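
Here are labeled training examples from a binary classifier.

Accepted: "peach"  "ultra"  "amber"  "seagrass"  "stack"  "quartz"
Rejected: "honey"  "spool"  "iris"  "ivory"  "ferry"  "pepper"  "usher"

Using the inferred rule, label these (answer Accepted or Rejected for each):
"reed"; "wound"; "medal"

Rejected, Rejected, Accepted

The simplest hypothesis consistent with all the labels is: contains 'a'.
"reed": no 'a' — doesn't match, so Rejected. "wound": no 'a' — doesn't match, so Rejected. "medal": has 'a' — qualifies, so Accepted.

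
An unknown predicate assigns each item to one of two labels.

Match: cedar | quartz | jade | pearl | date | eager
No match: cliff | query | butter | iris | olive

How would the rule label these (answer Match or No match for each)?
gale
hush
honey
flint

Match, No match, No match, No match

Checking candidate rules against both groups, what survives is: contains 'a'.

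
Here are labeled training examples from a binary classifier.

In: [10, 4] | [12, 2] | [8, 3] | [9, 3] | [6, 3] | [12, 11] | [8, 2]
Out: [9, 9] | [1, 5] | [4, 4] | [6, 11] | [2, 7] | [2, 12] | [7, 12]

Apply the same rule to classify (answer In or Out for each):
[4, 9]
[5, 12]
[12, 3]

Out, Out, In

Checking candidate rules against both groups, what survives is: first > second.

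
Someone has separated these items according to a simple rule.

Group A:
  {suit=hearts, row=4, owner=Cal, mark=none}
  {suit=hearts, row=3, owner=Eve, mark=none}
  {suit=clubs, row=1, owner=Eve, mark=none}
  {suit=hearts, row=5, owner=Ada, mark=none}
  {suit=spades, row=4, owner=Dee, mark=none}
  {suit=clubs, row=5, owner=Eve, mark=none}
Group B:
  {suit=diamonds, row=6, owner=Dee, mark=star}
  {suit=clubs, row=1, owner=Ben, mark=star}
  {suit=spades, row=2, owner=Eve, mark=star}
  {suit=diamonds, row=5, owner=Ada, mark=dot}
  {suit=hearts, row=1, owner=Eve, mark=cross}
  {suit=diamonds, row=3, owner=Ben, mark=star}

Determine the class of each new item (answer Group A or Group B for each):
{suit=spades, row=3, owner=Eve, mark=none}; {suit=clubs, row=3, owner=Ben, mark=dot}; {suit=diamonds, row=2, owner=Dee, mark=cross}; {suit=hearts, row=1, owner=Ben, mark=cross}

Every 'Group A' example satisfies: mark is none. None of the 'Group B' examples do.
{suit=spades, row=3, owner=Eve, mark=none}: mark is none, checks out → Group A.
{suit=clubs, row=3, owner=Ben, mark=dot}: mark is dot, fails this test → Group B.
{suit=diamonds, row=2, owner=Dee, mark=cross}: mark is cross, fails this test → Group B.
{suit=hearts, row=1, owner=Ben, mark=cross}: mark is cross, fails this test → Group B.

Group A, Group B, Group B, Group B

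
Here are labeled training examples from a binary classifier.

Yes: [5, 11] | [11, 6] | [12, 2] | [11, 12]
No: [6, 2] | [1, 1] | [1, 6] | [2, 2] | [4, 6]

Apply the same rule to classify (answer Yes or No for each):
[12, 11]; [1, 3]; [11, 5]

A rule that fits every label: sum ≥ 14 — true of each 'Yes' example, false of each 'No' one.

Yes, No, Yes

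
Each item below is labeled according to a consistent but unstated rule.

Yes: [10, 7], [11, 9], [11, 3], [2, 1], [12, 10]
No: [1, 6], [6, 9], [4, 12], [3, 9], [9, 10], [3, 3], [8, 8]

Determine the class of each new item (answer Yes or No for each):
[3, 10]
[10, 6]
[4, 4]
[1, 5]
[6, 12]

No, Yes, No, No, No

Rule: first > second. This holds for each 'Yes' example and fails for each 'No' one.
[3, 10]: 3 < 10 — lacks this property, so No.
[10, 6]: 10 > 6 — satisfies this, so Yes.
[4, 4]: 4 = 4 — lacks this property, so No.
[1, 5]: 1 < 5 — lacks this property, so No.
[6, 12]: 6 < 12 — lacks this property, so No.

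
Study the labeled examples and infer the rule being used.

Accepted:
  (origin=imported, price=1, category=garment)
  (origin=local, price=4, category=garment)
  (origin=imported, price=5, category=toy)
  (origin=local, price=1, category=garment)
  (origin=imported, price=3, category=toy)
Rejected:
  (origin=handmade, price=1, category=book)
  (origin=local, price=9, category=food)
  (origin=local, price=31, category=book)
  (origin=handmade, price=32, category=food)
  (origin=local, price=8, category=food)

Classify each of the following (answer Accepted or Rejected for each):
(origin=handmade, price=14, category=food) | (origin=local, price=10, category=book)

Rejected, Rejected

Every 'Accepted' example satisfies: category is toy OR category is garment. None of the 'Rejected' examples do.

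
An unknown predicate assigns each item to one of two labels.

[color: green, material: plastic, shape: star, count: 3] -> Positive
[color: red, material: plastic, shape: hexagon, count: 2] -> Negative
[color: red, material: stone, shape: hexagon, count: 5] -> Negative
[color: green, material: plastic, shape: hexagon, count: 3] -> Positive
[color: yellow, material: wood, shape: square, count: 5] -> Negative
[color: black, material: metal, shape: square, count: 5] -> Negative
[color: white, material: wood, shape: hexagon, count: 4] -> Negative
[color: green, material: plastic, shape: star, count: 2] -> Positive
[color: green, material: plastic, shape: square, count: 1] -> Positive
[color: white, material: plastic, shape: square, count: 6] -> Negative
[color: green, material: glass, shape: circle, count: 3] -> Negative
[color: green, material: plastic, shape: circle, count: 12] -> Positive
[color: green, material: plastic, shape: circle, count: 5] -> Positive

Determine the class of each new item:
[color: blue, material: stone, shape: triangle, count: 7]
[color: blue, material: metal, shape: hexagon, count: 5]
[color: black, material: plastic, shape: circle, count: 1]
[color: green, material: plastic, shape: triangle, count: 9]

Negative, Negative, Negative, Positive

Every 'Positive' example satisfies: color is green AND material is plastic. None of the 'Negative' examples do.
[color: blue, material: stone, shape: triangle, count: 7]: color is blue, material is stone, does not satisfy this → Negative.
[color: blue, material: metal, shape: hexagon, count: 5]: color is blue, material is metal, does not satisfy this → Negative.
[color: black, material: plastic, shape: circle, count: 1]: color is black, material is plastic, does not satisfy this → Negative.
[color: green, material: plastic, shape: triangle, count: 9]: color is green, material is plastic, meets the rule → Positive.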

□ □ □ □ □

> **THE TASK**: Retype the data. Every line must match the original exactly.

> **WRITTEN REPLY**:
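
Here are labeled training examples from a binary classifier.

Accepted: "peach"  "ultra"  "amber"  "seagrass"  "stack"  "quartz"
Rejected: "honey"  "spool"  "iris"  "ivory"  "ferry"  "pepper"  "usher"

Using the inferred rule, label these (answer Accepted or Rejected for each):
"reed"; "wound"; "medal"

Rejected, Rejected, Accepted

The simplest hypothesis consistent with all the labels is: contains 'a'.
"reed": no 'a' — doesn't match, so Rejected. "wound": no 'a' — doesn't match, so Rejected. "medal": has 'a' — qualifies, so Accepted.

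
An unknown predicate assigns each item to one of two labels.

Match: cedar | quartz | jade | pearl | date | eager
No match: cliff | query | butter | iris | olive

How would the rule label these (answer Match or No match for each)?
gale
hush
honey
flint

Match, No match, No match, No match

Checking candidate rules against both groups, what survives is: contains 'a'.

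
Here are labeled training examples from a binary classifier.

In: [10, 4] | [12, 2] | [8, 3] | [9, 3] | [6, 3] | [12, 11] | [8, 2]
Out: [9, 9] | [1, 5] | [4, 4] | [6, 11] | [2, 7] | [2, 12] | [7, 12]

Apply the same rule to classify (answer In or Out for each):
[4, 9]
[5, 12]
[12, 3]

Out, Out, In

Checking candidate rules against both groups, what survives is: first > second.

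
Someone has separated these items according to a simple rule.

Group A:
  {suit=hearts, row=4, owner=Cal, mark=none}
  {suit=hearts, row=3, owner=Eve, mark=none}
  {suit=clubs, row=1, owner=Eve, mark=none}
  {suit=hearts, row=5, owner=Ada, mark=none}
  {suit=spades, row=4, owner=Dee, mark=none}
  {suit=clubs, row=5, owner=Eve, mark=none}
Group B:
  {suit=diamonds, row=6, owner=Dee, mark=star}
  {suit=clubs, row=1, owner=Ben, mark=star}
  {suit=spades, row=2, owner=Eve, mark=star}
  {suit=diamonds, row=5, owner=Ada, mark=dot}
  {suit=hearts, row=1, owner=Eve, mark=cross}
  {suit=diamonds, row=3, owner=Ben, mark=star}

Determine the class of each new item (answer Group A or Group B for each):
{suit=spades, row=3, owner=Eve, mark=none}; {suit=clubs, row=3, owner=Ben, mark=dot}; {suit=diamonds, row=2, owner=Dee, mark=cross}; {suit=hearts, row=1, owner=Ben, mark=cross}

Every 'Group A' example satisfies: mark is none. None of the 'Group B' examples do.
{suit=spades, row=3, owner=Eve, mark=none}: mark is none, checks out → Group A.
{suit=clubs, row=3, owner=Ben, mark=dot}: mark is dot, fails this test → Group B.
{suit=diamonds, row=2, owner=Dee, mark=cross}: mark is cross, fails this test → Group B.
{suit=hearts, row=1, owner=Ben, mark=cross}: mark is cross, fails this test → Group B.

Group A, Group B, Group B, Group B

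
Here are labeled training examples from a binary classifier.

Yes: [5, 11] | [11, 6] | [12, 2] | [11, 12]
No: [6, 2] | [1, 1] | [1, 6] | [2, 2] | [4, 6]

Apply the same rule to classify (answer Yes or No for each):
[12, 11]; [1, 3]; [11, 5]

A rule that fits every label: sum ≥ 14 — true of each 'Yes' example, false of each 'No' one.

Yes, No, Yes

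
Each item below is labeled according to a consistent but unstated rule.

Yes: [10, 7], [11, 9], [11, 3], [2, 1], [12, 10]
No: [1, 6], [6, 9], [4, 12], [3, 9], [9, 10], [3, 3], [8, 8]

Determine the class of each new item (answer Yes or No for each):
[3, 10]
[10, 6]
[4, 4]
[1, 5]
[6, 12]

No, Yes, No, No, No

Rule: first > second. This holds for each 'Yes' example and fails for each 'No' one.
[3, 10]: 3 < 10 — lacks this property, so No.
[10, 6]: 10 > 6 — satisfies this, so Yes.
[4, 4]: 4 = 4 — lacks this property, so No.
[1, 5]: 1 < 5 — lacks this property, so No.
[6, 12]: 6 < 12 — lacks this property, so No.

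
Study the labeled examples and infer the rule being used.

Accepted:
  (origin=imported, price=1, category=garment)
  (origin=local, price=4, category=garment)
  (origin=imported, price=5, category=toy)
  (origin=local, price=1, category=garment)
  (origin=imported, price=3, category=toy)
Rejected:
  (origin=handmade, price=1, category=book)
  (origin=local, price=9, category=food)
  (origin=local, price=31, category=book)
  (origin=handmade, price=32, category=food)
  (origin=local, price=8, category=food)

Classify each of the following (answer Accepted or Rejected for each):
(origin=handmade, price=14, category=food) | (origin=local, price=10, category=book)

Rejected, Rejected

Every 'Accepted' example satisfies: category is toy OR category is garment. None of the 'Rejected' examples do.

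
An unknown predicate assigns each item to one of two labels.

[color: green, material: plastic, shape: star, count: 3] -> Positive
[color: red, material: plastic, shape: hexagon, count: 2] -> Negative
[color: red, material: stone, shape: hexagon, count: 5] -> Negative
[color: green, material: plastic, shape: hexagon, count: 3] -> Positive
[color: yellow, material: wood, shape: square, count: 5] -> Negative
[color: black, material: metal, shape: square, count: 5] -> Negative
[color: white, material: wood, shape: hexagon, count: 4] -> Negative
[color: green, material: plastic, shape: star, count: 2] -> Positive
[color: green, material: plastic, shape: square, count: 1] -> Positive
[color: white, material: plastic, shape: square, count: 6] -> Negative
[color: green, material: glass, shape: circle, count: 3] -> Negative
[color: green, material: plastic, shape: circle, count: 12] -> Positive
[color: green, material: plastic, shape: circle, count: 5] -> Positive

Determine the class of each new item:
[color: blue, material: stone, shape: triangle, count: 7]
[color: blue, material: metal, shape: hexagon, count: 5]
[color: black, material: plastic, shape: circle, count: 1]
[color: green, material: plastic, shape: triangle, count: 9]

Negative, Negative, Negative, Positive

Every 'Positive' example satisfies: color is green AND material is plastic. None of the 'Negative' examples do.
[color: blue, material: stone, shape: triangle, count: 7]: color is blue, material is stone, does not satisfy this → Negative.
[color: blue, material: metal, shape: hexagon, count: 5]: color is blue, material is metal, does not satisfy this → Negative.
[color: black, material: plastic, shape: circle, count: 1]: color is black, material is plastic, does not satisfy this → Negative.
[color: green, material: plastic, shape: triangle, count: 9]: color is green, material is plastic, meets the rule → Positive.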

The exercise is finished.